> _Dataset content_:

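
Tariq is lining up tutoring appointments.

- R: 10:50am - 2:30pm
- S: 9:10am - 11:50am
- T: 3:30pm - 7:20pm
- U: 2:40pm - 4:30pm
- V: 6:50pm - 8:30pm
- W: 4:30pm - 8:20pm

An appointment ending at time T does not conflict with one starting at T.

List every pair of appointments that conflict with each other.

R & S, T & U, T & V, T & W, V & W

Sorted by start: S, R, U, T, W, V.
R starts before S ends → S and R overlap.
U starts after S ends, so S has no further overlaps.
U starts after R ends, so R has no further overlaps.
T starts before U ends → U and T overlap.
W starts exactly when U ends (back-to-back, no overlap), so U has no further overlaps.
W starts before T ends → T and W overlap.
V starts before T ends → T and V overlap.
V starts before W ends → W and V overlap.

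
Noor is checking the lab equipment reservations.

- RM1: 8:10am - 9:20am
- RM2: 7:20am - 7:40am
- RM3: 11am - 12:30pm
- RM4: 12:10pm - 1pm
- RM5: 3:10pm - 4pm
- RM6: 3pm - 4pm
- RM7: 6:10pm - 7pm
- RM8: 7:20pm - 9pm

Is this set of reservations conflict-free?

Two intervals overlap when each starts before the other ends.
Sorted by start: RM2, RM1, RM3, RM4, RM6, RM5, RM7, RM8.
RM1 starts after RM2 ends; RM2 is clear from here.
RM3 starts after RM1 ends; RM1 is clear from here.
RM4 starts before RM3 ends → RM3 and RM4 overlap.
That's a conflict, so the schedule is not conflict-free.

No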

...

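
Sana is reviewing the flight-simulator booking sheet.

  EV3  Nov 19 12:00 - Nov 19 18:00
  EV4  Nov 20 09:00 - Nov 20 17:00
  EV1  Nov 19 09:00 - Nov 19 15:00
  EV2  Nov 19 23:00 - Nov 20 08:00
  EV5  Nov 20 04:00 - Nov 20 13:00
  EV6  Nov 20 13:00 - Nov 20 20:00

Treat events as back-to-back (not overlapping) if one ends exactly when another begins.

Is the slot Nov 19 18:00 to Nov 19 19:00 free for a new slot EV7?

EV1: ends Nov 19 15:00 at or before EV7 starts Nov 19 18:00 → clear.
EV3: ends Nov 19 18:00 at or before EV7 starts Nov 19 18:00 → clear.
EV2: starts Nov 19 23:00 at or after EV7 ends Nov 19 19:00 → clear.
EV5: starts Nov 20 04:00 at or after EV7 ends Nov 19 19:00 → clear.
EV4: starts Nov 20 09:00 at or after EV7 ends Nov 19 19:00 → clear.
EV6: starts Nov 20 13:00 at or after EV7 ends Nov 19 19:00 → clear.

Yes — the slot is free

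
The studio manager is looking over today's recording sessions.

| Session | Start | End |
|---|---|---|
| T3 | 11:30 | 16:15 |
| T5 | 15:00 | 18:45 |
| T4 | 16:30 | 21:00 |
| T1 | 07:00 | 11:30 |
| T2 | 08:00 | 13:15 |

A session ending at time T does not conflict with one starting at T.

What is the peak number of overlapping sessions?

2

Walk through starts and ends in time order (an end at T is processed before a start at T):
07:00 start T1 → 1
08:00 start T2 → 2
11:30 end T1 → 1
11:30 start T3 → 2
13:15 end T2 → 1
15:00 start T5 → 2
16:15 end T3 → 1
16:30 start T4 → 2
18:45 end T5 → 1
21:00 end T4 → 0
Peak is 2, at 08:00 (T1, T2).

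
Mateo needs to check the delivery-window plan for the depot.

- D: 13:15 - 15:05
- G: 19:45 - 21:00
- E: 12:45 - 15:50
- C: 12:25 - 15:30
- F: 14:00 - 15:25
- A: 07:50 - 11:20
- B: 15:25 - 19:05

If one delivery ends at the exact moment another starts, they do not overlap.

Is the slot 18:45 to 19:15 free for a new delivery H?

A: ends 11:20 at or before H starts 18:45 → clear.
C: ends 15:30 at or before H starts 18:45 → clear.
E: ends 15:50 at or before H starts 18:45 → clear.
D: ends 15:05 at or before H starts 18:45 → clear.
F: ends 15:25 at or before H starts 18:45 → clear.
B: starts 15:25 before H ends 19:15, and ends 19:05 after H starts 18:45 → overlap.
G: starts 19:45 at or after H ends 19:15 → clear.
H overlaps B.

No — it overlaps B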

> _Requirement_: Going back over the entries above, copy word for word every line from the one that has "Tariq is lining up tutoring appointments." on through the one that has "An appointment ending".

> _Written answer_:
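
Tariq is lining up tutoring appointments.

- R: 10:50am - 2:30pm
- S: 9:10am - 11:50am
- T: 3:30pm - 7:20pm
- U: 2:40pm - 4:30pm
- V: 6:50pm - 8:30pm
- W: 4:30pm - 8:20pm

An appointment ending at time T does not conflict with one starting at T.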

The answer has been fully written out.